Retype, without any change, the first line of the records and every line after it through the one containing "C.cnt = len(b.lim) + 19".

**** Records for the exercise

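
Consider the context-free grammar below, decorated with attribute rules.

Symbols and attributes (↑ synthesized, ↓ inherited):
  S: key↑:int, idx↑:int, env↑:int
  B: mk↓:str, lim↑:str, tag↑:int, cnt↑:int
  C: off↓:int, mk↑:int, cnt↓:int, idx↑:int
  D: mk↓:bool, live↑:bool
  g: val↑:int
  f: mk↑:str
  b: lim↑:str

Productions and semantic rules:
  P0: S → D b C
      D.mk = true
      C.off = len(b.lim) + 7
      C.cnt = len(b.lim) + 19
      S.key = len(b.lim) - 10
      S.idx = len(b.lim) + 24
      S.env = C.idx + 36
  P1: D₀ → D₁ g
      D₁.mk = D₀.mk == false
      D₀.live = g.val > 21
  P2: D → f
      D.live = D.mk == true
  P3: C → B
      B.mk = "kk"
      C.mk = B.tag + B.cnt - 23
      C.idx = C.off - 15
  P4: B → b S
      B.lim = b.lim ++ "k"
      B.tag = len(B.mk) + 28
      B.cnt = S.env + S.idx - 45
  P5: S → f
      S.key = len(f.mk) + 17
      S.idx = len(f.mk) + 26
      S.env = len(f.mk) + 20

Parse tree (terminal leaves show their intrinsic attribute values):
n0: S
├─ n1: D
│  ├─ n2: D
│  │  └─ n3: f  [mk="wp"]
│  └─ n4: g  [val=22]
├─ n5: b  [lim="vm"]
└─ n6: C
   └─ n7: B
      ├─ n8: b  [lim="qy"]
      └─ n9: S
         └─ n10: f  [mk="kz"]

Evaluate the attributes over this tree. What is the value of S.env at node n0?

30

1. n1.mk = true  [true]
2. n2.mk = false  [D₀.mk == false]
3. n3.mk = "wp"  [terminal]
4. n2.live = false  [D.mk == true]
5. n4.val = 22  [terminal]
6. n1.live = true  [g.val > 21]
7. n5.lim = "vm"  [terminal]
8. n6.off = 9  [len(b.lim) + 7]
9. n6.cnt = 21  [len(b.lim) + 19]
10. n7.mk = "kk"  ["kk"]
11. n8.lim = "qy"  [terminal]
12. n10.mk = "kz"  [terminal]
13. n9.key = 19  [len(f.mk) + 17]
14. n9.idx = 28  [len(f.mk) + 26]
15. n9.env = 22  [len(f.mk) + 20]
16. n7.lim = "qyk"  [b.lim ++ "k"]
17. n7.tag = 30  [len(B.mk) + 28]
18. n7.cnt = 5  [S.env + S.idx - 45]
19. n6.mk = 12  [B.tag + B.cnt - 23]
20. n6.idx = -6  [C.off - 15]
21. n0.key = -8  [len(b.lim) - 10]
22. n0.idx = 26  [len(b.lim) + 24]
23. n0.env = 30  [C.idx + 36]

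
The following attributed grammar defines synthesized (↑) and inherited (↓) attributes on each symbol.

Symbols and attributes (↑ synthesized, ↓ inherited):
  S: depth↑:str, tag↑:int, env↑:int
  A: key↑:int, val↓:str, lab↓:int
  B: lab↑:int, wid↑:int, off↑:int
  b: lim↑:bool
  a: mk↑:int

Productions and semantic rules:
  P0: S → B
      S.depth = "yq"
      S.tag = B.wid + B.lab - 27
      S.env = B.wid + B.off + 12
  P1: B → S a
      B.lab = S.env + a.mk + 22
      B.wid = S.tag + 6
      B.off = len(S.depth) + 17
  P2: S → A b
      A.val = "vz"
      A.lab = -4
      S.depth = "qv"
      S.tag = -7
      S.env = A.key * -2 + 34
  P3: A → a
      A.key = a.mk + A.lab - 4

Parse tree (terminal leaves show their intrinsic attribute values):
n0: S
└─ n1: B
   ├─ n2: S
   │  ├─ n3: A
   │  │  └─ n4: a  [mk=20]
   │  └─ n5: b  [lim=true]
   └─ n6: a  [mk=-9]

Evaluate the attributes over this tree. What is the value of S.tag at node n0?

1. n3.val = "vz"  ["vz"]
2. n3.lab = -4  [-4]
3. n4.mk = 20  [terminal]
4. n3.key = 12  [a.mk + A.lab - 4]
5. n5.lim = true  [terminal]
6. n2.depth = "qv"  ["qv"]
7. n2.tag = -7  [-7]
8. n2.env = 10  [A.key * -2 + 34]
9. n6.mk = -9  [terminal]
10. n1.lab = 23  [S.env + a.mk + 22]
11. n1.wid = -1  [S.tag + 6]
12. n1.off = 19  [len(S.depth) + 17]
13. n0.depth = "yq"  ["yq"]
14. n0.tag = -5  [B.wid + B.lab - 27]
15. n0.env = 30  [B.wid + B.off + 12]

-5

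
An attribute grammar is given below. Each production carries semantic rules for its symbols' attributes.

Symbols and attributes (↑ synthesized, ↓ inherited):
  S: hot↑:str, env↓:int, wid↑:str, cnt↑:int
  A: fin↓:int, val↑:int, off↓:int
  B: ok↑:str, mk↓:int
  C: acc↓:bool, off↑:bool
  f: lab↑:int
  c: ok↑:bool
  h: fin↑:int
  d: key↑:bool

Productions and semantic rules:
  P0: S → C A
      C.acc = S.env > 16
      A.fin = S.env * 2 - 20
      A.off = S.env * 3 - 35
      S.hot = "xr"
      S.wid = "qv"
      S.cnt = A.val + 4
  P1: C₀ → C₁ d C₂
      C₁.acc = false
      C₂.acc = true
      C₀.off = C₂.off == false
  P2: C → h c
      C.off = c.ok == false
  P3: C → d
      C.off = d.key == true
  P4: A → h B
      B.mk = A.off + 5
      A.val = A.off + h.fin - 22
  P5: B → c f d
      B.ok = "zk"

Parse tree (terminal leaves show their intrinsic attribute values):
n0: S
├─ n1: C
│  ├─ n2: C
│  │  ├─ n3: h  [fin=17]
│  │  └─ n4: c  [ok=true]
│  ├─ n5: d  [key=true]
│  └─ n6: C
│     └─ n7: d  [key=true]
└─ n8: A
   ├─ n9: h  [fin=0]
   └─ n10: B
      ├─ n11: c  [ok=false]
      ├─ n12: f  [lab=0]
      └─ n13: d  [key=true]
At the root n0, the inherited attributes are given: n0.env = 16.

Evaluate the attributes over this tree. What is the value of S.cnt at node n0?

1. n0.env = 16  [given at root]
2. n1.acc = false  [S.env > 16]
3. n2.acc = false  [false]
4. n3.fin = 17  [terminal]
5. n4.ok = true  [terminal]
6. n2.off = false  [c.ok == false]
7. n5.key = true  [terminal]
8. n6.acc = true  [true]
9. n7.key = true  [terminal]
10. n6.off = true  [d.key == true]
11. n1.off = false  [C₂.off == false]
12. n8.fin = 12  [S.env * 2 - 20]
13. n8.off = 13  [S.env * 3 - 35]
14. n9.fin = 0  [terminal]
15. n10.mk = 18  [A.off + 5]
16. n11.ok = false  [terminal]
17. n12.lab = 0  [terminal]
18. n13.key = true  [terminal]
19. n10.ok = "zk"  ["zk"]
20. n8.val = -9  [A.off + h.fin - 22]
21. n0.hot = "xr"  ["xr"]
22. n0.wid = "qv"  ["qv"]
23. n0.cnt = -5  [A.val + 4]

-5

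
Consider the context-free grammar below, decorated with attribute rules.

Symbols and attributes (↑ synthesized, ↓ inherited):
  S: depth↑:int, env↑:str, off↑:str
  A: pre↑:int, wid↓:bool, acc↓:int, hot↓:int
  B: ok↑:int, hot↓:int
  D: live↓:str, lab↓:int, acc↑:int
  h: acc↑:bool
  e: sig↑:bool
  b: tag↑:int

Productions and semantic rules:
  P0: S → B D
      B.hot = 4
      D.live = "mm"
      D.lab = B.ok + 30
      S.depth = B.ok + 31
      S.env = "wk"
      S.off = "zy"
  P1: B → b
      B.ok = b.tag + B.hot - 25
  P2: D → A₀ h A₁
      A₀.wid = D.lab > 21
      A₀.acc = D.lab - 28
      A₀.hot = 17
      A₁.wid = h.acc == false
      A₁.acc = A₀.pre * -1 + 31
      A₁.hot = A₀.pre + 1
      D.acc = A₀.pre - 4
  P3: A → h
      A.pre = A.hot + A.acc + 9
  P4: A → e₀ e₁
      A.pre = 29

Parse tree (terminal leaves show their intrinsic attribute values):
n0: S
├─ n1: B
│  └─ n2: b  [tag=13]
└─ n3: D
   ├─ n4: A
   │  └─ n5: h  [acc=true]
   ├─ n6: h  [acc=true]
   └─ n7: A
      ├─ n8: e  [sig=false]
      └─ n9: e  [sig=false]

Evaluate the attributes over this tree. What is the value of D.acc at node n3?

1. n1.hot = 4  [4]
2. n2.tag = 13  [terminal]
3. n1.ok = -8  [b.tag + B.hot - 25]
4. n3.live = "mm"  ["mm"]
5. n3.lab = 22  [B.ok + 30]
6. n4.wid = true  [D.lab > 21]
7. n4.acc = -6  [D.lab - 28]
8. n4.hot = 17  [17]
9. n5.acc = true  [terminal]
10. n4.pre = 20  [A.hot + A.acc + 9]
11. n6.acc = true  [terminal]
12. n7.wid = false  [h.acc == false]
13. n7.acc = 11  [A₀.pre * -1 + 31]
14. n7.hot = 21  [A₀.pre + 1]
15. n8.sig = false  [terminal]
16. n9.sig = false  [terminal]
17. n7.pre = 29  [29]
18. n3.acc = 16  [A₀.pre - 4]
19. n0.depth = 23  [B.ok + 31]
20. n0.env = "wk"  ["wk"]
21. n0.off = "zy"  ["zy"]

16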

********

Answer:
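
Consider the context-free grammar below, decorated with attribute rules.

Symbols and attributes (↑ synthesized, ↓ inherited):
  S: key↑:int, idx↑:int, env↑:int
  B: mk↓:str, lim↑:str, tag↑:int, cnt↑:int
  C: off↓:int, mk↑:int, cnt↓:int, idx↑:int
  D: mk↓:bool, live↑:bool
  g: val↑:int
  f: mk↑:str
  b: lim↑:str

Productions and semantic rules:
  P0: S → D b C
      D.mk = true
      C.off = len(b.lim) + 7
      C.cnt = len(b.lim) + 19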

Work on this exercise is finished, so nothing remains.